(Beginning of INPUT RECORDS)
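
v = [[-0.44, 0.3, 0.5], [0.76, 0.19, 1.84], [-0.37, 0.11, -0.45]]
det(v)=0.102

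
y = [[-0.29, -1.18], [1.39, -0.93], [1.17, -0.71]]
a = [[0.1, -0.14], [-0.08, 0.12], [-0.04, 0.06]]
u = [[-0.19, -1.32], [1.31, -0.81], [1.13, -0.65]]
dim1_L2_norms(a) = [0.17, 0.14, 0.07]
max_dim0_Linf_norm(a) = 0.14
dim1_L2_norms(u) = [1.33, 1.54, 1.3]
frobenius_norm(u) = 2.42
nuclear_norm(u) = 3.29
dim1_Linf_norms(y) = [1.18, 1.39, 1.17]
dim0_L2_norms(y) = [1.84, 1.66]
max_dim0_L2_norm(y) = 1.84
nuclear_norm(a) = 0.24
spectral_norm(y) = 2.21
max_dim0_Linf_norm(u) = 1.32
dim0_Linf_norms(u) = [1.31, 1.32]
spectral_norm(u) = 2.12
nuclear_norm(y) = 3.33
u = a + y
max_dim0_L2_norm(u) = 1.74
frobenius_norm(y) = 2.48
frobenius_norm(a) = 0.24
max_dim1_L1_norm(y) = 2.32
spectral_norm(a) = 0.24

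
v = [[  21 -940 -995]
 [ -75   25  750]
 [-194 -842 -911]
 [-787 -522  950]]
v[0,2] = -995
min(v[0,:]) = -995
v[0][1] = -940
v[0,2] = -995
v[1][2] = 750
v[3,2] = 950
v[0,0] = 21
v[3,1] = -522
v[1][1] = 25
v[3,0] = -787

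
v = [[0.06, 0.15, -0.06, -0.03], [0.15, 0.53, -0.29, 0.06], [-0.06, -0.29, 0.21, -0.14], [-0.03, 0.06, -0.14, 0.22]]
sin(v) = [[0.06, 0.14, -0.05, -0.03], [0.14, 0.48, -0.26, 0.05], [-0.05, -0.26, 0.19, -0.13], [-0.03, 0.05, -0.13, 0.21]]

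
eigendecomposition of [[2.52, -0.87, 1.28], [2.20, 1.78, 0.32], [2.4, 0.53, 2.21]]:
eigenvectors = [[-0.38+0.00j, -0.21+0.29j, -0.21-0.29j], [-0.53+0.00j, (0.69+0j), (0.69-0j)], [(-0.75+0j), (0.49-0.39j), (0.49+0.39j)]]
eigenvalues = [(3.81+0j), (1.35+0.75j), (1.35-0.75j)]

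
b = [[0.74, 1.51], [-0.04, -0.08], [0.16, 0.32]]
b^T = [[0.74, -0.04, 0.16], [1.51, -0.08, 0.32]]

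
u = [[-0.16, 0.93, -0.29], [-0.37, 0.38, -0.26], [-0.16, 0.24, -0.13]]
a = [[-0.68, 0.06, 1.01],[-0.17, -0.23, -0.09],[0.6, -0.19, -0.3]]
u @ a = [[-0.22, -0.17, -0.16], [0.03, -0.06, -0.33], [-0.01, -0.04, -0.14]]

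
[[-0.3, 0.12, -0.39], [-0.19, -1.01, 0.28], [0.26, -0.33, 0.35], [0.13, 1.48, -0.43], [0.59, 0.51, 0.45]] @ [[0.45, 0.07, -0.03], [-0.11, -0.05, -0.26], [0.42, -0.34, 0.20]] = [[-0.31,0.11,-0.1], [0.14,-0.06,0.32], [0.3,-0.08,0.15], [-0.28,0.08,-0.47], [0.4,-0.14,-0.06]]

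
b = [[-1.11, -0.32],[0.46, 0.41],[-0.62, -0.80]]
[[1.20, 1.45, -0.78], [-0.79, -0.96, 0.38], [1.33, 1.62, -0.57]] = b@[[-0.77, -0.93, 0.64], [-1.07, -1.3, 0.22]]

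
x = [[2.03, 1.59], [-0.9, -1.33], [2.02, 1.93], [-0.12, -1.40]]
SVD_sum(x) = [[1.75, 1.85],[-1.09, -1.15],[1.92, 2.03],[-0.76, -0.8]] + [[0.28, -0.26], [0.19, -0.18], [0.1, -0.1], [0.64, -0.6]]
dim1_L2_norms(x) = [2.58, 1.61, 2.79, 1.41]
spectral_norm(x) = 4.24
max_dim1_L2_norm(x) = 2.79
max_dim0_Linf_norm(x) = 2.03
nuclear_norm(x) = 5.24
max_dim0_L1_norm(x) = 6.25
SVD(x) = [[-0.60, -0.38], [0.37, -0.26], [-0.66, -0.14], [0.26, -0.87]] @ diag([4.243648075079495, 0.9995253948120083]) @ [[-0.69, -0.73], [-0.73, 0.69]]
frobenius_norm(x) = 4.36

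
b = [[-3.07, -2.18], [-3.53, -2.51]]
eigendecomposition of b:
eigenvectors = [[-0.66, 0.58], [-0.75, -0.82]]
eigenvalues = [-5.58, -0.0]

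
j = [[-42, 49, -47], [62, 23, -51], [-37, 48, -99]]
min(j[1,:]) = -51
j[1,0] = 62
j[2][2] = -99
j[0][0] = -42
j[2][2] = -99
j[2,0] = -37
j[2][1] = 48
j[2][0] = -37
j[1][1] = 23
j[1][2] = -51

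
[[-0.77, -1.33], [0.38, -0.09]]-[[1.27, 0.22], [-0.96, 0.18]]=[[-2.04, -1.55], [1.34, -0.27]]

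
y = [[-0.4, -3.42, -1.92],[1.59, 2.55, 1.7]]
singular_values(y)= [5.15, 0.99]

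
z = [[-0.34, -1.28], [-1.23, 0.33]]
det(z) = -1.69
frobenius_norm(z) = 1.84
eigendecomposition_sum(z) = [[-0.82, -0.64], [-0.62, -0.48]] + [[0.48, -0.64],[-0.61, 0.81]]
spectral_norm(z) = 1.32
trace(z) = -0.01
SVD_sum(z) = [[-0.30,-1.29], [0.01,0.04]] + [[-0.04, 0.01], [-1.24, 0.29]]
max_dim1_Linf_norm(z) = 1.28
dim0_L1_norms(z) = [1.57, 1.61]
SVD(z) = [[-1.00, 0.03], [0.03, 1.00]] @ diag([1.3244369746356024, 1.2734467794996747]) @ [[0.23,  0.97], [-0.97,  0.23]]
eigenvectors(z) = [[-0.8, 0.62], [-0.6, -0.79]]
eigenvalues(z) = [-1.3, 1.29]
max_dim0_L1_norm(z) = 1.61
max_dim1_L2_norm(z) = 1.32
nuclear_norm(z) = 2.60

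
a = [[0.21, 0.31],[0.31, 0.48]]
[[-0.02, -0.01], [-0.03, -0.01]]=a @ [[-0.03, -0.01], [-0.04, -0.01]]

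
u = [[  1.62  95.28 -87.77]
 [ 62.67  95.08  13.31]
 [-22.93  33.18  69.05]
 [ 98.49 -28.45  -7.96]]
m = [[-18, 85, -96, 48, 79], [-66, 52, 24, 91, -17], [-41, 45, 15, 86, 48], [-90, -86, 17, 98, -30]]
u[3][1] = -28.45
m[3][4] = -30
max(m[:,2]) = 24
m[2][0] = -41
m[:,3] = [48, 91, 86, 98]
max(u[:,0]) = 98.49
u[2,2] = 69.05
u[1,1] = 95.08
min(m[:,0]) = -90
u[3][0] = 98.49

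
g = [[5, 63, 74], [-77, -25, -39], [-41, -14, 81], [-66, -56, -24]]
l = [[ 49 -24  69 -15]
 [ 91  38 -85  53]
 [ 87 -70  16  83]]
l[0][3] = -15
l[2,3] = 83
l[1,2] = -85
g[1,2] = -39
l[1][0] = 91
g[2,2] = 81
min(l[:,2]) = -85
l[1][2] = -85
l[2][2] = 16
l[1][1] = 38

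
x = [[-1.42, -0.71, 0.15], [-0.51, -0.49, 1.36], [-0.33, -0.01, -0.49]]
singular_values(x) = [1.93, 1.23, 0.05]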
(End of INPUT RECORDS)
PROMPT => From the first line down to the last, give the records again exactly.

PROBLEM SOLUTION =>
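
v = [[-0.44, 0.3, 0.5], [0.76, 0.19, 1.84], [-0.37, 0.11, -0.45]]
det(v)=0.102

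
y = [[-0.29, -1.18], [1.39, -0.93], [1.17, -0.71]]
a = [[0.1, -0.14], [-0.08, 0.12], [-0.04, 0.06]]
u = [[-0.19, -1.32], [1.31, -0.81], [1.13, -0.65]]
dim1_L2_norms(a) = [0.17, 0.14, 0.07]
max_dim0_Linf_norm(a) = 0.14
dim1_L2_norms(u) = [1.33, 1.54, 1.3]
frobenius_norm(u) = 2.42
nuclear_norm(u) = 3.29
dim1_Linf_norms(y) = [1.18, 1.39, 1.17]
dim0_L2_norms(y) = [1.84, 1.66]
max_dim0_L2_norm(y) = 1.84
nuclear_norm(a) = 0.24
spectral_norm(y) = 2.21
max_dim0_Linf_norm(u) = 1.32
dim0_Linf_norms(u) = [1.31, 1.32]
spectral_norm(u) = 2.12
nuclear_norm(y) = 3.33
u = a + y
max_dim0_L2_norm(u) = 1.74
frobenius_norm(y) = 2.48
frobenius_norm(a) = 0.24
max_dim1_L1_norm(y) = 2.32
spectral_norm(a) = 0.24

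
v = [[  21 -940 -995]
 [ -75   25  750]
 [-194 -842 -911]
 [-787 -522  950]]
v[0,2] = -995
min(v[0,:]) = -995
v[0][1] = -940
v[0,2] = -995
v[1][2] = 750
v[3,2] = 950
v[0,0] = 21
v[3,1] = -522
v[1][1] = 25
v[3,0] = -787

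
v = [[0.06, 0.15, -0.06, -0.03], [0.15, 0.53, -0.29, 0.06], [-0.06, -0.29, 0.21, -0.14], [-0.03, 0.06, -0.14, 0.22]]
sin(v) = [[0.06, 0.14, -0.05, -0.03], [0.14, 0.48, -0.26, 0.05], [-0.05, -0.26, 0.19, -0.13], [-0.03, 0.05, -0.13, 0.21]]

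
eigendecomposition of [[2.52, -0.87, 1.28], [2.20, 1.78, 0.32], [2.4, 0.53, 2.21]]:
eigenvectors = [[-0.38+0.00j, -0.21+0.29j, -0.21-0.29j], [-0.53+0.00j, (0.69+0j), (0.69-0j)], [(-0.75+0j), (0.49-0.39j), (0.49+0.39j)]]
eigenvalues = [(3.81+0j), (1.35+0.75j), (1.35-0.75j)]

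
b = [[0.74, 1.51], [-0.04, -0.08], [0.16, 0.32]]
b^T = [[0.74, -0.04, 0.16], [1.51, -0.08, 0.32]]

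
u = [[-0.16, 0.93, -0.29], [-0.37, 0.38, -0.26], [-0.16, 0.24, -0.13]]
a = [[-0.68, 0.06, 1.01],[-0.17, -0.23, -0.09],[0.6, -0.19, -0.3]]
u @ a = [[-0.22, -0.17, -0.16], [0.03, -0.06, -0.33], [-0.01, -0.04, -0.14]]

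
[[-0.3, 0.12, -0.39], [-0.19, -1.01, 0.28], [0.26, -0.33, 0.35], [0.13, 1.48, -0.43], [0.59, 0.51, 0.45]] @ [[0.45, 0.07, -0.03], [-0.11, -0.05, -0.26], [0.42, -0.34, 0.20]] = [[-0.31,0.11,-0.1], [0.14,-0.06,0.32], [0.3,-0.08,0.15], [-0.28,0.08,-0.47], [0.4,-0.14,-0.06]]

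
b = [[-1.11, -0.32],[0.46, 0.41],[-0.62, -0.80]]
[[1.20, 1.45, -0.78], [-0.79, -0.96, 0.38], [1.33, 1.62, -0.57]] = b@[[-0.77, -0.93, 0.64], [-1.07, -1.3, 0.22]]

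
x = [[2.03, 1.59], [-0.9, -1.33], [2.02, 1.93], [-0.12, -1.40]]
SVD_sum(x) = [[1.75, 1.85],[-1.09, -1.15],[1.92, 2.03],[-0.76, -0.8]] + [[0.28, -0.26], [0.19, -0.18], [0.1, -0.1], [0.64, -0.6]]
dim1_L2_norms(x) = [2.58, 1.61, 2.79, 1.41]
spectral_norm(x) = 4.24
max_dim1_L2_norm(x) = 2.79
max_dim0_Linf_norm(x) = 2.03
nuclear_norm(x) = 5.24
max_dim0_L1_norm(x) = 6.25
SVD(x) = [[-0.60, -0.38], [0.37, -0.26], [-0.66, -0.14], [0.26, -0.87]] @ diag([4.243648075079495, 0.9995253948120083]) @ [[-0.69, -0.73], [-0.73, 0.69]]
frobenius_norm(x) = 4.36

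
b = [[-3.07, -2.18], [-3.53, -2.51]]
eigendecomposition of b:
eigenvectors = [[-0.66, 0.58], [-0.75, -0.82]]
eigenvalues = [-5.58, -0.0]

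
j = [[-42, 49, -47], [62, 23, -51], [-37, 48, -99]]
min(j[1,:]) = -51
j[1,0] = 62
j[2][2] = -99
j[0][0] = -42
j[2][2] = -99
j[2,0] = -37
j[2][1] = 48
j[2][0] = -37
j[1][1] = 23
j[1][2] = -51

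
[[-0.77, -1.33], [0.38, -0.09]]-[[1.27, 0.22], [-0.96, 0.18]]=[[-2.04, -1.55], [1.34, -0.27]]

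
y = [[-0.4, -3.42, -1.92],[1.59, 2.55, 1.7]]
singular_values(y)= [5.15, 0.99]

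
z = [[-0.34, -1.28], [-1.23, 0.33]]
det(z) = -1.69
frobenius_norm(z) = 1.84
eigendecomposition_sum(z) = [[-0.82, -0.64], [-0.62, -0.48]] + [[0.48, -0.64],[-0.61, 0.81]]
spectral_norm(z) = 1.32
trace(z) = -0.01
SVD_sum(z) = [[-0.30,-1.29], [0.01,0.04]] + [[-0.04, 0.01], [-1.24, 0.29]]
max_dim1_Linf_norm(z) = 1.28
dim0_L1_norms(z) = [1.57, 1.61]
SVD(z) = [[-1.00, 0.03], [0.03, 1.00]] @ diag([1.3244369746356024, 1.2734467794996747]) @ [[0.23,  0.97], [-0.97,  0.23]]
eigenvectors(z) = [[-0.8, 0.62], [-0.6, -0.79]]
eigenvalues(z) = [-1.3, 1.29]
max_dim0_L1_norm(z) = 1.61
max_dim1_L2_norm(z) = 1.32
nuclear_norm(z) = 2.60

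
a = [[0.21, 0.31],[0.31, 0.48]]
[[-0.02, -0.01], [-0.03, -0.01]]=a @ [[-0.03, -0.01], [-0.04, -0.01]]

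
u = [[  1.62  95.28 -87.77]
 [ 62.67  95.08  13.31]
 [-22.93  33.18  69.05]
 [ 98.49 -28.45  -7.96]]
m = [[-18, 85, -96, 48, 79], [-66, 52, 24, 91, -17], [-41, 45, 15, 86, 48], [-90, -86, 17, 98, -30]]
u[3][1] = -28.45
m[3][4] = -30
max(m[:,2]) = 24
m[2][0] = -41
m[:,3] = [48, 91, 86, 98]
max(u[:,0]) = 98.49
u[2,2] = 69.05
u[1,1] = 95.08
min(m[:,0]) = -90
u[3][0] = 98.49

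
g = [[5, 63, 74], [-77, -25, -39], [-41, -14, 81], [-66, -56, -24]]
l = [[ 49 -24  69 -15]
 [ 91  38 -85  53]
 [ 87 -70  16  83]]
l[0][3] = -15
l[2,3] = 83
l[1,2] = -85
g[1,2] = -39
l[1][0] = 91
g[2,2] = 81
min(l[:,2]) = -85
l[1][2] = -85
l[2][2] = 16
l[1][1] = 38

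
x = [[-1.42, -0.71, 0.15], [-0.51, -0.49, 1.36], [-0.33, -0.01, -0.49]]
singular_values(x) = [1.93, 1.23, 0.05]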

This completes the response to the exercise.